━━━ RECORDS PROVIDED ━━━

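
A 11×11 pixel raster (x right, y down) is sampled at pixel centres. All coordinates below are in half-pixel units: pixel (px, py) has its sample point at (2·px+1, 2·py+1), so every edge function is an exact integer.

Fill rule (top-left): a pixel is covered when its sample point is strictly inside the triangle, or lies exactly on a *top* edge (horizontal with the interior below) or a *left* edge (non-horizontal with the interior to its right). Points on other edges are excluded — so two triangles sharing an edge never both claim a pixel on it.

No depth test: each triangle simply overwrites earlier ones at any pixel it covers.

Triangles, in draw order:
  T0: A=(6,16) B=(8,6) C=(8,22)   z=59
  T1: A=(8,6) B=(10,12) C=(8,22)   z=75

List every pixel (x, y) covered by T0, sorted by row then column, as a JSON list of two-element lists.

T0:
  2·area = 32
  edge (6, 16)→(8, 6): d=(2,-10) top-left  bias=+0
  edge (8, 6)→(8, 22): d=(0,16) right/bottom  bias=-1
  edge (8, 22)→(6, 16): d=(-2,-6) top-left  bias=+0
    (0,0)@(1, 1): e=[-80,112,0] → ·  [on edge]
    (4,0)@(9, 1): e=[0,-16,48] → ·  [on edge]
    (1,3)@(3, 7): e=[-48,80,0] → ·  [on edge]
    (3,5)@(7, 11): e=[0,16,16] → █  [on edge]
    (4,5)@(9, 11): e=[20,-16,28] → ·
    (2,6)@(5, 13): e=[-16,48,0] → ·  [on edge]
    (3,6)@(7, 13): e=[4,16,12] → █
    (4,6)@(9, 13): e=[24,-16,24] → ·
    (3,7)@(7, 15): e=[8,16,8] → █
    (4,7)@(9, 15): e=[28,-16,20] → ·
    (3,8)@(7, 17): e=[12,16,4] → █
    (4,8)@(9, 17): e=[32,-16,16] → ·
    (3,9)@(7, 19): e=[16,16,0] → █  [on edge]
    (2,10)@(5, 21): e=[0,48,-16] → ·  [on edge]
  covered (5 px):
    · · · · · · · · · · ·
    · · · · · · · · · · ·
    · · · · · · · · · · ·
    · · · · · · · · · · ·
    · · · · · · · · · · ·
    · · · █ · · · · · · ·
    · · · █ · · · · · · ·
    · · · █ · · · · · · ·
    · · · █ · · · · · · ·
    · · · █ · · · · · · ·
    · · · · · · · · · · ·
T1:
  2·area = 32
  edge (8, 6)→(10, 12): d=(2,6) right/bottom  bias=-1
  edge (10, 12)→(8, 22): d=(-2,10) right/bottom  bias=-1
  edge (8, 22)→(8, 6): d=(0,-16) top-left  bias=+0
    (3,1)@(7, 3): e=[0,48,-16] → ·  [on edge]
    (5,3)@(11, 7): e=[-16,0,48] → ·  [on edge]
    (4,4)@(9, 9): e=[0,16,16] → ·  [on edge]
    (4,5)@(9, 11): e=[4,12,16] → █
    (5,5)@(11, 11): e=[-8,-8,48] → ·
    (4,6)@(9, 13): e=[8,8,16] → █
    (5,6)@(11, 13): e=[-4,-12,48] → ·
    (4,7)@(9, 15): e=[12,4,16] → █
    (5,7)@(11, 15): e=[0,-16,48] → ·  [on edge]
    (4,8)@(9, 17): e=[16,0,16] → ·  [on edge]
    (6,10)@(13, 21): e=[0,-48,80] → ·  [on edge]
  covered (3 px):
    · · · · · · · · · · ·
    · · · · · · · · · · ·
    · · · · · · · · · · ·
    · · · · · · · · · · ·
    · · · · · · · · · · ·
    · · · · █ · · · · · ·
    · · · · █ · · · · · ·
    · · · · █ · · · · · ·
    · · · · · · · · · · ·
    · · · · · · · · · · ·
    · · · · · · · · · · ·

Final: [[3,5],[3,6],[3,7],[3,8],[3,9]]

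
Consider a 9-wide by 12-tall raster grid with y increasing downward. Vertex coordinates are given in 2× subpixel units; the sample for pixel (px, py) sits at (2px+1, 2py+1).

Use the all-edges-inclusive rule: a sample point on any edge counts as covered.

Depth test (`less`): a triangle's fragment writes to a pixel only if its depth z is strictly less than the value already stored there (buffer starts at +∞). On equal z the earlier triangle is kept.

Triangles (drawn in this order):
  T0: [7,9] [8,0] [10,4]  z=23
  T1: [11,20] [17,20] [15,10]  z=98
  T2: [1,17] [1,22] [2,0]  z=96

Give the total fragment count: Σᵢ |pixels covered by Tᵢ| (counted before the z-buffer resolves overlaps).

T0:
  2·area = 22
  edge (7, 9)→(8, 0): d=(1,-9) inclusive
  edge (8, 0)→(10, 4): d=(2,4) inclusive
  edge (10, 4)→(7, 9): d=(-3,5) inclusive
    (4,1)@(9, 3): e=[12,2,8] → █
    (5,1)@(11, 3): e=[30,-6,-2] → ·
    (4,2)@(9, 5): e=[14,6,2] → █
    (5,2)@(11, 5): e=[32,-2,-8] → ·
    (4,3)@(9, 7): e=[16,10,-4] → ·
    (3,4)@(7, 9): e=[0,22,0] → █  [on edge]
    (4,4)@(9, 9): e=[18,14,-10] → ·
    (3,5)@(7, 11): e=[2,26,-6] → ·
    (0,9)@(1, 19): e=[-44,66,0] → ·  [on edge]
  covered (3 px):
    · · · · · · · · ·
    · · · · █ · · · ·
    · · · · █ · · · ·
    · · · · · · · · ·
    · · · █ · · · · ·
    · · · · · · · · ·
    · · · · · · · · ·
    · · · · · · · · ·
    · · · · · · · · ·
    · · · · · · · · ·
    · · · · · · · · ·
    · · · · · · · · ·
T1:
  2·area = 60  (B↔C swapped to make it positive)
  edge (11, 20)→(15, 10): d=(4,-10) inclusive
  edge (15, 10)→(17, 20): d=(2,10) inclusive
  edge (17, 20)→(11, 20): d=(-6,0) inclusive
    (8,2)@(17, 5): e=[0,-30,90] → ·  [on edge]
    (7,5)@(15, 11): e=[4,2,54] → █
    (8,5)@(17, 11): e=[24,-18,54] → ·
    (7,6)@(15, 13): e=[12,6,42] → █
    (8,6)@(17, 13): e=[32,-14,42] → ·
    (6,7)@(13, 15): e=[0,30,30] → █  [on edge]
    (8,7)@(17, 15): e=[40,-10,30] → ·
    (6,8)@(13, 17): e=[8,34,18] → █
    (8,8)@(17, 17): e=[48,-6,18] → ·
    (6,9)@(13, 19): e=[16,38,6] → █
    (8,9)@(17, 19): e=[56,-2,6] → ·
    (6,10)@(13, 21): e=[24,42,-6] → ·
  covered (8 px):
    · · · · · · · · ·
    · · · · · · · · ·
    · · · · · · · · ·
    · · · · · · · · ·
    · · · · · · · · ·
    · · · · · · · █ ·
    · · · · · · · █ ·
    · · · · · · █ █ ·
    · · · · · · █ █ ·
    · · · · · · █ █ ·
    · · · · · · · · ·
    · · · · · · · · ·
T2:
  2·area = 5  (B↔C swapped to make it positive)
  edge (1, 17)→(2, 0): d=(1,-17) inclusive
  edge (2, 0)→(1, 22): d=(-1,22) inclusive
  edge (1, 22)→(1, 17): d=(0,-5) inclusive
    (0,0)@(1, 1): e=[-16,21,0] → ·  [on edge]
    (0,1)@(1, 3): e=[-14,19,0] → ·  [on edge]
    (0,2)@(1, 5): e=[-12,17,0] → ·  [on edge]
    (0,3)@(1, 7): e=[-10,15,0] → ·  [on edge]
    (0,4)@(1, 9): e=[-8,13,0] → ·  [on edge]
    (0,5)@(1, 11): e=[-6,11,0] → ·  [on edge]
    (0,6)@(1, 13): e=[-4,9,0] → ·  [on edge]
    (0,7)@(1, 15): e=[-2,7,0] → ·  [on edge]
    (0,8)@(1, 17): e=[0,5,0] → █  [on edge]
    (1,8)@(3, 17): e=[34,-39,10] → ·
    (0,9)@(1, 19): e=[2,3,0] → █  [on edge]
    (1,9)@(3, 19): e=[36,-41,10] → ·
    (0,10)@(1, 21): e=[4,1,0] → █  [on edge]
    (0,11)@(1, 23): e=[6,-1,0] → ·  [on edge]
  covered (3 px):
    · · · · · · · · ·
    · · · · · · · · ·
    · · · · · · · · ·
    · · · · · · · · ·
    · · · · · · · · ·
    · · · · · · · · ·
    · · · · · · · · ·
    · · · · · · · · ·
    █ · · · · · · · ·
    █ · · · · · · · ·
    █ · · · · · · · ·
    · · · · · · · · ·

Final: 14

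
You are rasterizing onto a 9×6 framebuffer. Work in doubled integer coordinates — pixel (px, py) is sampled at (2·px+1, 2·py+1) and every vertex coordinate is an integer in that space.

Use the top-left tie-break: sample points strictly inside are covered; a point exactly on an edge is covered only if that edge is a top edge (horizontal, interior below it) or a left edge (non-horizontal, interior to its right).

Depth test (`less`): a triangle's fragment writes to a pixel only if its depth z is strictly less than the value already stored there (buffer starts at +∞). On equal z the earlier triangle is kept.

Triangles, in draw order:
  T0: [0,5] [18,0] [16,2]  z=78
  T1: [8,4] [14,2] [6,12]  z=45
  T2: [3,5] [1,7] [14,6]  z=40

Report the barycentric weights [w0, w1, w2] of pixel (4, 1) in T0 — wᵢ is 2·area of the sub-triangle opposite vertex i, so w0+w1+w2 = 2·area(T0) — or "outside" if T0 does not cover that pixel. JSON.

T0:
  2·area = 26
  edge (0, 5)→(18, 0): d=(18,-5) top-left  bias=+0
  edge (18, 0)→(16, 2): d=(-2,2) right/bottom  bias=-1
  edge (16, 2)→(0, 5): d=(-16,3) right/bottom  bias=-1
    (7,0)@(15, 1): e=[3,4,19] → #
    (8,0)@(17, 1): e=[13,0,13] → ·  [on edge]
    (4,1)@(9, 3): e=[9,12,5] → #
    (5,1)@(11, 3): e=[19,8,-1] → ·
    (7,1)@(15, 3): e=[39,0,-13] → ·  [on edge]
    (4,2)@(9, 5): e=[45,8,-27] → ·
    (6,2)@(13, 5): e=[65,0,-39] → ·  [on edge]
    (5,3)@(11, 7): e=[91,0,-65] → ·  [on edge]
    (4,4)@(9, 9): e=[117,0,-91] → ·  [on edge]
    (3,5)@(7, 11): e=[143,0,-117] → ·  [on edge]
  covered (2 px):
    · · · · · · · # ·
    · · · · # · · · ·
    · · · · · · · · ·
    · · · · · · · · ·
    · · · · · · · · ·
    · · · · · · · · ·
T1:
  2·area = 44
  edge (8, 4)→(14, 2): d=(6,-2) top-left  bias=+0
  edge (14, 2)→(6, 12): d=(-8,10) right/bottom  bias=-1
  edge (6, 12)→(8, 4): d=(2,-8) top-left  bias=+0
    (8,0)@(17, 1): e=[0,-22,66] → ·  [on edge]
    (5,1)@(11, 3): e=[0,22,22] → #  [on edge]
    (6,1)@(13, 3): e=[4,2,38] → #
    (7,1)@(15, 3): e=[8,-18,54] → ·
    (2,2)@(5, 5): e=[0,66,-22] → ·  [on edge]
    (4,2)@(9, 5): e=[8,26,10] → #
    (6,2)@(13, 5): e=[16,-14,42] → ·
    (4,3)@(9, 7): e=[20,10,14] → #
    (5,3)@(11, 7): e=[24,-10,30] → ·
    (3,4)@(7, 9): e=[28,14,2] → #
    (4,4)@(9, 9): e=[32,-6,18] → ·
    (3,5)@(7, 11): e=[40,-2,6] → ·
  covered (6 px):
    · · · · · · · · ·
    · · · · · # # · ·
    · · · · # # · · ·
    · · · · # · · · ·
    · · · # · · · · ·
    · · · · · · · · ·
T2:
  2·area = 24  (B↔C swapped to make it positive)
  edge (3, 5)→(14, 6): d=(11,1) right/bottom  bias=-1
  edge (14, 6)→(1, 7): d=(-13,1) right/bottom  bias=-1
  edge (1, 7)→(3, 5): d=(2,-2) top-left  bias=+0
    (3,0)@(7, 1): e=[-48,72,0] → ·  [on edge]
    (2,1)@(5, 3): e=[-24,48,0] → ·  [on edge]
    (1,2)@(3, 5): e=[0,24,0] → ·  [on edge]
    (0,3)@(1, 7): e=[24,0,0] → ·  [on edge]
  covered (0 px):
    · · · · · · · · ·
    · · · · · · · · ·
    · · · · · · · · ·
    · · · · · · · · ·
    · · · · · · · · ·
    · · · · · · · · ·

Result: [12,5,9]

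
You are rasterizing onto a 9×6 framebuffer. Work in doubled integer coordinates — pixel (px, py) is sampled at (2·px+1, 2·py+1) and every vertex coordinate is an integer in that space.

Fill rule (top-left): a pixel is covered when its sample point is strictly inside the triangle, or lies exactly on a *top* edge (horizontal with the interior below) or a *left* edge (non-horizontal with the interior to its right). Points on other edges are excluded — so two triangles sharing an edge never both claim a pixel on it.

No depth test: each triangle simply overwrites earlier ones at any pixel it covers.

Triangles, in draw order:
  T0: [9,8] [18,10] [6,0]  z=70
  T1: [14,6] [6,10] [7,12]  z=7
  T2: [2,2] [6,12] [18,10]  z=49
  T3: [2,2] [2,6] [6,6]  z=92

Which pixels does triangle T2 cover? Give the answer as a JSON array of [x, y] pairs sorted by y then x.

T0:
  2·area = 66  (B↔C swapped to make it positive)
  edge (9, 8)→(6, 0): d=(-3,-8) top-left  bias=+0
  edge (6, 0)→(18, 10): d=(12,10) right/bottom  bias=-1
  edge (18, 10)→(9, 8): d=(-9,-2) top-left  bias=+0
    (3,0)@(7, 1): e=[5,2,59] → █
    (4,0)@(9, 1): e=[21,-18,63] → ·
    (3,1)@(7, 3): e=[-1,26,41] → ·
    (4,1)@(9, 3): e=[15,6,45] → █
    (5,1)@(11, 3): e=[31,-14,49] → ·
    (4,2)@(9, 5): e=[9,30,27] → █
    (5,2)@(11, 5): e=[25,10,31] → █
    (6,2)@(13, 5): e=[41,-10,35] → ·
    (4,3)@(9, 7): e=[3,54,9] → █
    (6,3)@(13, 7): e=[35,14,17] → █
    (7,3)@(15, 7): e=[51,-6,21] → ·
    (4,4)@(9, 9): e=[-3,78,-9] → ·
  covered (8 px):
    · · · █ · · · · ·
    · · · · █ · · · ·
    · · · · █ █ · · ·
    · · · · █ █ █ · ·
    · · · · · · · █ ·
    · · · · · · · · ·
T1:
  2·area = 20  (B↔C swapped to make it positive)
  edge (14, 6)→(7, 12): d=(-7,6) right/bottom  bias=-1
  edge (7, 12)→(6, 10): d=(-1,-2) top-left  bias=+0
  edge (6, 10)→(14, 6): d=(8,-4) top-left  bias=+0
    (4,4)@(9, 9): e=[9,7,4] → █
    (5,4)@(11, 9): e=[-3,11,12] → ·
    (3,5)@(7, 11): e=[7,1,12] → █
    (4,5)@(9, 11): e=[-5,5,20] → ·
  covered (2 px):
    · · · · · · · · ·
    · · · · · · · · ·
    · · · · · · · · ·
    · · · · · · · · ·
    · · · · █ · · · ·
    · · · █ · · · · ·
T2:
  2·area = 128  (B↔C swapped to make it positive)
  edge (2, 2)→(18, 10): d=(16,8) right/bottom  bias=-1
  edge (18, 10)→(6, 12): d=(-12,2) right/bottom  bias=-1
  edge (6, 12)→(2, 2): d=(-4,-10) top-left  bias=+0
    (1,1)@(3, 3): e=[8,114,6] → █
    (2,1)@(5, 3): e=[-8,110,26] → ·
    (1,2)@(3, 5): e=[40,90,-2] → ·
    (2,2)@(5, 5): e=[24,86,18] → █
    (3,2)@(7, 5): e=[8,82,38] → █
    (4,2)@(9, 5): e=[-8,78,58] → ·
    (2,3)@(5, 7): e=[56,62,10] → █
    (4,3)@(9, 7): e=[24,54,50] → █
    (5,3)@(11, 7): e=[8,50,70] → █
    (6,3)@(13, 7): e=[-8,46,90] → ·
    (2,4)@(5, 9): e=[88,38,2] → █
    (6,4)@(13, 9): e=[24,22,82] → █
  covered (16 px):
    · · · · · · · · ·
    · █ · · · · · · ·
    · · █ █ · · · · ·
    · · █ █ █ █ · · ·
    · · █ █ █ █ █ █ ·
    · · · █ █ █ · · ·
T3:
  2·area = 16  (B↔C swapped to make it positive)
  edge (2, 2)→(6, 6): d=(4,4) right/bottom  bias=-1
  edge (6, 6)→(2, 6): d=(-4,0) right/bottom  bias=-1
  edge (2, 6)→(2, 2): d=(0,-4) top-left  bias=+0
    (0,0)@(1, 1): e=[0,20,-4] → ·  [on edge]
    (1,1)@(3, 3): e=[0,12,4] → ·  [on edge]
    (1,2)@(3, 5): e=[8,4,4] → █
    (2,2)@(5, 5): e=[0,4,12] → ·  [on edge]
    (1,3)@(3, 7): e=[16,-4,4] → ·
    (3,3)@(7, 7): e=[0,-4,20] → ·  [on edge]
    (4,4)@(9, 9): e=[0,-12,28] → ·  [on edge]
    (5,5)@(11, 11): e=[0,-20,36] → ·  [on edge]
  covered (1 px):
    · · · · · · · · ·
    · · · · · · · · ·
    · █ · · · · · · ·
    · · · · · · · · ·
    · · · · · · · · ·
    · · · · · · · · ·

Answer: [[1,1],[2,2],[3,2],[2,3],[3,3],[4,3],[5,3],[2,4],[3,4],[4,4],[5,4],[6,4],[7,4],[3,5],[4,5],[5,5]]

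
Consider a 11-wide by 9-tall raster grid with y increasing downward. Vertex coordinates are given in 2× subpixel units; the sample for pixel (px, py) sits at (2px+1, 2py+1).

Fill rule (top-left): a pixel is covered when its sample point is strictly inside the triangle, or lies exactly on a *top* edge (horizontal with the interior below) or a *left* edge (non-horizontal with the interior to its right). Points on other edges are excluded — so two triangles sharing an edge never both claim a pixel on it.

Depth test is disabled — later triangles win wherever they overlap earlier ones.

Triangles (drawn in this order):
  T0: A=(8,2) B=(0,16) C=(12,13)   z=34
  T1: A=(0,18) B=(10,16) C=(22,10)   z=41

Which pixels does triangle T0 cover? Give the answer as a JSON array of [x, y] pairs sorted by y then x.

T0:
  2·area = 144  (B↔C swapped to make it positive)
  edge (8, 2)→(12, 13): d=(4,11) right/bottom  bias=-1
  edge (12, 13)→(0, 16): d=(-12,3) right/bottom  bias=-1
  edge (0, 16)→(8, 2): d=(8,-14) top-left  bias=+0
    (3,2)@(7, 5): e=[23,111,10] → █
    (4,2)@(9, 5): e=[1,105,38] → █
    (5,2)@(11, 5): e=[-21,99,66] → ·
    (3,3)@(7, 7): e=[31,87,26] → █
    (5,3)@(11, 7): e=[-13,75,82] → ·
    (2,4)@(5, 9): e=[61,69,14] → █
    (5,4)@(11, 9): e=[-5,51,98] → ·
    (1,5)@(3, 11): e=[91,51,2] → █
    (5,5)@(11, 11): e=[3,27,114] → █
    (6,5)@(13, 11): e=[-19,21,142] → ·
    (1,6)@(3, 13): e=[99,27,18] → █
    (6,6)@(13, 13): e=[-11,-3,158] → ·
  covered (19 px):
    · · · · · · · · · · ·
    · · · · · · · · · · ·
    · · · █ █ · · · · · ·
    · · · █ █ · · · · · ·
    · · █ █ █ · · · · · ·
    · █ █ █ █ █ · · · · ·
    · █ █ █ █ █ · · · · ·
    █ █ · · · · · · · · ·
    · · · · · · · · · · ·
T1:
  2·area = 36  (B↔C swapped to make it positive)
  edge (0, 18)→(22, 10): d=(22,-8) top-left  bias=+0
  edge (22, 10)→(10, 16): d=(-12,6) right/bottom  bias=-1
  edge (10, 16)→(0, 18): d=(-10,2) right/bottom  bias=-1
    (7,6)@(15, 13): e=[10,6,20] → █
    (8,6)@(17, 13): e=[26,-6,16] → ·
    (4,7)@(9, 15): e=[6,18,12] → █
    (5,7)@(11, 15): e=[22,6,8] → █
    (6,7)@(13, 15): e=[38,-6,4] → ·
    (7,7)@(15, 15): e=[54,-18,0] → ·  [on edge]
    (1,8)@(3, 17): e=[2,30,4] → █
    (2,8)@(5, 17): e=[18,18,0] → ·  [on edge]
    (4,8)@(9, 17): e=[50,-6,-8] → ·
    (5,8)@(11, 17): e=[66,-18,-12] → ·
  covered (4 px):
    · · · · · · · · · · ·
    · · · · · · · · · · ·
    · · · · · · · · · · ·
    · · · · · · · · · · ·
    · · · · · · · · · · ·
    · · · · · · · · · · ·
    · · · · · · · █ · · ·
    · · · · █ █ · · · · ·
    · █ · · · · · · · · ·

Answer: [[3,2],[4,2],[3,3],[4,3],[2,4],[3,4],[4,4],[1,5],[2,5],[3,5],[4,5],[5,5],[1,6],[2,6],[3,6],[4,6],[5,6],[0,7],[1,7]]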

━━━

> _EXERCISE_
Using the entries above, extract exactly the span from the line with "Depth test is" to the line with "T1: A=(0,18) B=(10,16)", both lines included; leave out everything else.

> _RESULT OF THE TASK_
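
Depth test is disabled — later triangles win wherever they overlap earlier ones.

Triangles (drawn in this order):
  T0: A=(8,2) B=(0,16) C=(12,13)   z=34
  T1: A=(0,18) B=(10,16) C=(22,10)   z=41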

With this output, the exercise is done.